---------- The input ----------

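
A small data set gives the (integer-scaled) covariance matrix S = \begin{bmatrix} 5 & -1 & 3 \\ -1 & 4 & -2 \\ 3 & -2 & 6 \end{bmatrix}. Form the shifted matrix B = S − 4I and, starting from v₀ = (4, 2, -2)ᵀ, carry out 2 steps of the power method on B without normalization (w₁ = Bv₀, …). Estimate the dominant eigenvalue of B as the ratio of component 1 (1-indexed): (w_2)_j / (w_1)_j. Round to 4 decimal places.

-2.0000

B = S − 4I has rows (1, -1, 3); (-1, 0, -2); (3, -2, 2)
w1 = Bv₀ = (1·4 + (-1)·2 + 3·(-2); (-1)·4 + 0·2 + (-2)·(-2); 3·4 + (-2)·2 + 2·(-2)) = (-4, 0, 4)
w2 = Bw1 = (1·(-4) + (-1)·0 + 3·4; (-1)·(-4) + 0·0 + (-2)·4; 3·(-4) + (-2)·0 + 2·4) = (8, -4, -4)
Ratio: 8/-4 = -2.0000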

----------

Would you set down all the lines above, exactly and in full?

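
A small data set gives the (integer-scaled) covariance matrix S = \begin{bmatrix} 5 & -1 & 3 \\ -1 & 4 & -2 \\ 3 & -2 & 6 \end{bmatrix}. Form the shifted matrix B = S − 4I and, starting from v₀ = (4, 2, -2)ᵀ, carry out 2 steps of the power method on B without normalization (w₁ = Bv₀, …). Estimate the dominant eigenvalue of B as the ratio of component 1 (1-indexed): (w_2)_j / (w_1)_j. Round to 4 decimal places.

-2.0000

B = S − 4I has rows (1, -1, 3); (-1, 0, -2); (3, -2, 2)
w1 = Bv₀ = (1·4 + (-1)·2 + 3·(-2); (-1)·4 + 0·2 + (-2)·(-2); 3·4 + (-2)·2 + 2·(-2)) = (-4, 0, 4)
w2 = Bw1 = (1·(-4) + (-1)·0 + 3·4; (-1)·(-4) + 0·0 + (-2)·4; 3·(-4) + (-2)·0 + 2·4) = (8, -4, -4)
Ratio: 8/-4 = -2.0000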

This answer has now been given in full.